In the data that follows, find each line containing "forever" and copy it.

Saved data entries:
■ ■ ■ ■ ■
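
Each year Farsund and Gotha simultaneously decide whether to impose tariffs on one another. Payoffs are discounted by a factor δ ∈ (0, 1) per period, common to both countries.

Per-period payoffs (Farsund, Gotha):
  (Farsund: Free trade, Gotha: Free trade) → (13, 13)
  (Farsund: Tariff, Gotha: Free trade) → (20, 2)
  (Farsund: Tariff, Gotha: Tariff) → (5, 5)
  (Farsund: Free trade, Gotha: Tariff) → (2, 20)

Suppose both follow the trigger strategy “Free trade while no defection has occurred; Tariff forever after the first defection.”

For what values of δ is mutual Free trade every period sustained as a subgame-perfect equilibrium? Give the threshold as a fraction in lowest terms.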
■ ■ ■ ■ ■
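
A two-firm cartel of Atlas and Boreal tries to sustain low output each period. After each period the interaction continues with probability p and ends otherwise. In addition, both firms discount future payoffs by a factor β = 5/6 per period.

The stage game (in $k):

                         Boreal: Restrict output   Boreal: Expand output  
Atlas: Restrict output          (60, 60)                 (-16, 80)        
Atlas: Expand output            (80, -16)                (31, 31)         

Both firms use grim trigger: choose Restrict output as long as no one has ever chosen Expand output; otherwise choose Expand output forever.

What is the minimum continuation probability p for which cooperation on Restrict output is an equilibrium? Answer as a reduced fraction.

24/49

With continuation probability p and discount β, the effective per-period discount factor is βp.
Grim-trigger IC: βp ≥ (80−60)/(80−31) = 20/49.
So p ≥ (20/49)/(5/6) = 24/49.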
■ ■ ■ ■ ■
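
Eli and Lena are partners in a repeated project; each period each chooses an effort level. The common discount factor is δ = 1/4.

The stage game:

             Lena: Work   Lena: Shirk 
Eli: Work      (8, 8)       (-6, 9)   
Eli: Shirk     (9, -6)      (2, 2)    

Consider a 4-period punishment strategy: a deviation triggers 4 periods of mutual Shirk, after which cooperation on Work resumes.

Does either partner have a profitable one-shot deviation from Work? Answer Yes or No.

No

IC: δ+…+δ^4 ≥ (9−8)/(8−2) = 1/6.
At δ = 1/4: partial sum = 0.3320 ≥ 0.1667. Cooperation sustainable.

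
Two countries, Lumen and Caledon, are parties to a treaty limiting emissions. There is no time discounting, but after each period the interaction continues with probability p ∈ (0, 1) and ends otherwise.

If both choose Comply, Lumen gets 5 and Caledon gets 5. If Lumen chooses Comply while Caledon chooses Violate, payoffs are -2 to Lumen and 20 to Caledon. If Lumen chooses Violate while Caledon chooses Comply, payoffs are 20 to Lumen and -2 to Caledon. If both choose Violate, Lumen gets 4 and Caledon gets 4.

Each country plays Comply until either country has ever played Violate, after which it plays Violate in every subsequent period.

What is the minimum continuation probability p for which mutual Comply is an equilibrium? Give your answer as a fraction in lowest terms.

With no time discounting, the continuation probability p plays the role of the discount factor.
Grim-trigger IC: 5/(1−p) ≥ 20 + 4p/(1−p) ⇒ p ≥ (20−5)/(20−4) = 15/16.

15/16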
■ ■ ■ ■ ■
# Solution:
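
Suppose both follow the trigger strategy “Free trade while no defection has occurred; Tariff forever after the first defection.”
Both firms use grim trigger: choose Restrict output as long as no one has ever chosen Expand output; otherwise choose Expand output forever.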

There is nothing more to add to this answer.